### Exercise description
Extract, verbatim, all lines starting at the one containing "- targets (can" and ending with the final line of the listing, and no others.

### Raw data
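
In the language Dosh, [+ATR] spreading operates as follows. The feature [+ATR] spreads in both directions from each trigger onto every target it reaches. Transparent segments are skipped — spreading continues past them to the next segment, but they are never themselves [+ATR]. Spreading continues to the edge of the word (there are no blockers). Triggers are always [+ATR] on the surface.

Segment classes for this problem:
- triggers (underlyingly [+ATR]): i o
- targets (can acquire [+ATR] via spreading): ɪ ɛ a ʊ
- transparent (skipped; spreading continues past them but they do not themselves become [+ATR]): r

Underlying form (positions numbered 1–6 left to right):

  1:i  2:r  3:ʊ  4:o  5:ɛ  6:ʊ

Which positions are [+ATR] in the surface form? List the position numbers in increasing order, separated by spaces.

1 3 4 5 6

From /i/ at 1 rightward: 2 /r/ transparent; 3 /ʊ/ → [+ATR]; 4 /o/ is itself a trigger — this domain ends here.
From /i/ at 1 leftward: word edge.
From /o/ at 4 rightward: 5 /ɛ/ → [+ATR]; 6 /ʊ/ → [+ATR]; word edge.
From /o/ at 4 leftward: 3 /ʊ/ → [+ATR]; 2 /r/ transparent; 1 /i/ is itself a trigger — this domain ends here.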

### Result below
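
- targets (can acquire [+ATR] via spreading): ɪ ɛ a ʊ
- transparent (skipped; spreading continues past them but they do not themselves become [+ATR]): r

Underlying form (positions numbered 1–6 left to right):

  1:i  2:r  3:ʊ  4:o  5:ɛ  6:ʊ

Which positions are [+ATR] in the surface form? List the position numbers in increasing order, separated by spaces.

1 3 4 5 6

From /i/ at 1 rightward: 2 /r/ transparent; 3 /ʊ/ → [+ATR]; 4 /o/ is itself a trigger — this domain ends here.
From /i/ at 1 leftward: word edge.
From /o/ at 4 rightward: 5 /ɛ/ → [+ATR]; 6 /ʊ/ → [+ATR]; word edge.
From /o/ at 4 leftward: 3 /ʊ/ → [+ATR]; 2 /r/ transparent; 1 /i/ is itself a trigger — this domain ends here.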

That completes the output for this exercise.